Task statement. Write each entry out again exactly as it was given.

Dataset entries
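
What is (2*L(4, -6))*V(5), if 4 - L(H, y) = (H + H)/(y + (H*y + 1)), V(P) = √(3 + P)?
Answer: 496*√2/29 ≈ 24.188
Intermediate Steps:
L(H, y) = 4 - 2*H/(1 + y + H*y) (L(H, y) = 4 - (H + H)/(y + (H*y + 1)) = 4 - 2*H/(y + (1 + H*y)) = 4 - 2*H/(1 + y + H*y))
(2*L(4, -6))*V(5) = (2*(2*(2 - 1*4 + 2*(-6) + 2*4*(-6))/(1 - 6 + 4*(-6))))*√(3 + 5) = (2*(2*(2 - 4 - 12 - 48)/(1 - 6 - 24)))*√8 = (2*(2*(-62)/(-29)))*(2*√2) = (2*(2*(-1/29)*(-62)))*(2*√2) = (2*(124/29))*(2*√2) = 248*(2*√2)/29 = 496*√2/29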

Output for this task.
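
What is (2*L(4, -6))*V(5), if 4 - L(H, y) = (H + H)/(y + (H*y + 1)), V(P) = √(3 + P)?
Answer: 496*√2/29 ≈ 24.188
Intermediate Steps:
L(H, y) = 4 - 2*H/(1 + y + H*y) (L(H, y) = 4 - (H + H)/(y + (H*y + 1)) = 4 - 2*H/(y + (1 + H*y)) = 4 - 2*H/(1 + y + H*y))
(2*L(4, -6))*V(5) = (2*(2*(2 - 1*4 + 2*(-6) + 2*4*(-6))/(1 - 6 + 4*(-6))))*√(3 + 5) = (2*(2*(2 - 4 - 12 - 48)/(1 - 6 - 24)))*√8 = (2*(2*(-62)/(-29)))*(2*√2) = (2*(2*(-1/29)*(-62)))*(2*√2) = (2*(124/29))*(2*√2) = 248*(2*√2)/29 = 496*√2/29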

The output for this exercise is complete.